(Collected data)
· · · ·

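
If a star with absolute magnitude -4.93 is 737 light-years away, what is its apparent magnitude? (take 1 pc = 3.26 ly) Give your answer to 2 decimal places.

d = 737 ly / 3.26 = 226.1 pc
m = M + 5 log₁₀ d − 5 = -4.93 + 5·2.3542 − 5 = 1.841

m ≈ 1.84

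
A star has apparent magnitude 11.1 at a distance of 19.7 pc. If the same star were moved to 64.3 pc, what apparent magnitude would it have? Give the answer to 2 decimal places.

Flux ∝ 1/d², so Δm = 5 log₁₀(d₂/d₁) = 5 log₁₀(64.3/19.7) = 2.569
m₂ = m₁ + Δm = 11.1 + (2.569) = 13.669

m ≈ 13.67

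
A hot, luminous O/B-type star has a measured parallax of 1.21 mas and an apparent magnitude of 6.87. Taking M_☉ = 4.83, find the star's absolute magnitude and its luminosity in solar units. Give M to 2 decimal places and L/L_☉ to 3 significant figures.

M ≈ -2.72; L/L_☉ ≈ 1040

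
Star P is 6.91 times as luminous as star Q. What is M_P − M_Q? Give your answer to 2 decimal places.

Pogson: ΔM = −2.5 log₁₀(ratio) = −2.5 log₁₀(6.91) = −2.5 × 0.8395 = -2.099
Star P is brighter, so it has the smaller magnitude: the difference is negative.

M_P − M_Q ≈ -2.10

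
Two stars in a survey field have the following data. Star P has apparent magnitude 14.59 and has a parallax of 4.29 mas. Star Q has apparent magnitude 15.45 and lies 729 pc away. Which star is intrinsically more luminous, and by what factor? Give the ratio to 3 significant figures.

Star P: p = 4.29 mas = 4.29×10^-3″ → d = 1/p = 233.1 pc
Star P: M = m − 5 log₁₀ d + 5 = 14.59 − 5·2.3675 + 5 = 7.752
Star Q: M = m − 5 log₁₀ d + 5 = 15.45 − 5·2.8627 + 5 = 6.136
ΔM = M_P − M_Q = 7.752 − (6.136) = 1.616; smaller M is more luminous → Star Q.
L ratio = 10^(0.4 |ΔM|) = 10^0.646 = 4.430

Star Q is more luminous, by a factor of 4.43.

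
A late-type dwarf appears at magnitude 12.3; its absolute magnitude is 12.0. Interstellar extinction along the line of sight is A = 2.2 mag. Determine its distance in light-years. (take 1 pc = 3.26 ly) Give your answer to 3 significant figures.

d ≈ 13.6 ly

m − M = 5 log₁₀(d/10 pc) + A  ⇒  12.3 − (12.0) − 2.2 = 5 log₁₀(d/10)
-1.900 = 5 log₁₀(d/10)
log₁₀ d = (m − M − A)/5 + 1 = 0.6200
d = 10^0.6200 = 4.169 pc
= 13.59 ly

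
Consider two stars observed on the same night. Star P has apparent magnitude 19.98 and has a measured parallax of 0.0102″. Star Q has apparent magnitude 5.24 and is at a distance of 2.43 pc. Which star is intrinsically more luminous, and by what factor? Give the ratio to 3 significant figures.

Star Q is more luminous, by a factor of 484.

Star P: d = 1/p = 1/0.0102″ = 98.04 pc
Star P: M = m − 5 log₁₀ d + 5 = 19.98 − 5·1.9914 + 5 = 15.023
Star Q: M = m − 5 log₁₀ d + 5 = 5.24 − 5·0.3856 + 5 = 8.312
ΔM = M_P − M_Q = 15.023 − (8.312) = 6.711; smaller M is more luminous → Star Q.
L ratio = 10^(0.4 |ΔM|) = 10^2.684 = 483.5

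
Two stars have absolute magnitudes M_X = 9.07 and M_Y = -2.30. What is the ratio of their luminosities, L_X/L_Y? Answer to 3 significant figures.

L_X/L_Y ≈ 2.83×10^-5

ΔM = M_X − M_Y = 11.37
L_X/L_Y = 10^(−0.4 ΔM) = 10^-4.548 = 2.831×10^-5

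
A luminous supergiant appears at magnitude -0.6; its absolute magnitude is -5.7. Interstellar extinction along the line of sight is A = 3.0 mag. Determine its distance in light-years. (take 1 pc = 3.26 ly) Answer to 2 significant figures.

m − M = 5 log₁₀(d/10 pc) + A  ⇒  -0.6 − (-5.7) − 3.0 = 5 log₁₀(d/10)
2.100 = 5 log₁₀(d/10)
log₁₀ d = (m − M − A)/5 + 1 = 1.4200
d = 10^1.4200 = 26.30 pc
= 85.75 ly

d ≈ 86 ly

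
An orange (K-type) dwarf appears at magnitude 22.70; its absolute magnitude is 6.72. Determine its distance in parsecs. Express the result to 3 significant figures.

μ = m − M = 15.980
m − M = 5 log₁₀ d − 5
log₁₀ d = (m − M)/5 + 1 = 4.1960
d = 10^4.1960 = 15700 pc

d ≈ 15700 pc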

· · · ·

WHAT THE EXERCISE ASKS — Exactly repeat the lines from the line that contains "A luminous supergiant" to the end of the entries, both included, and leave out all other lines.

WRITTEN ANSWER —
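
A luminous supergiant appears at magnitude -0.6; its absolute magnitude is -5.7. Interstellar extinction along the line of sight is A = 3.0 mag. Determine its distance in light-years. (take 1 pc = 3.26 ly) Answer to 2 significant figures.

m − M = 5 log₁₀(d/10 pc) + A  ⇒  -0.6 − (-5.7) − 3.0 = 5 log₁₀(d/10)
2.100 = 5 log₁₀(d/10)
log₁₀ d = (m − M − A)/5 + 1 = 1.4200
d = 10^1.4200 = 26.30 pc
= 85.75 ly

d ≈ 86 ly

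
An orange (K-type) dwarf appears at magnitude 22.70; its absolute magnitude is 6.72. Determine its distance in parsecs. Express the result to 3 significant figures.

μ = m − M = 15.980
m − M = 5 log₁₀ d − 5
log₁₀ d = (m − M)/5 + 1 = 4.1960
d = 10^4.1960 = 15700 pc

d ≈ 15700 pc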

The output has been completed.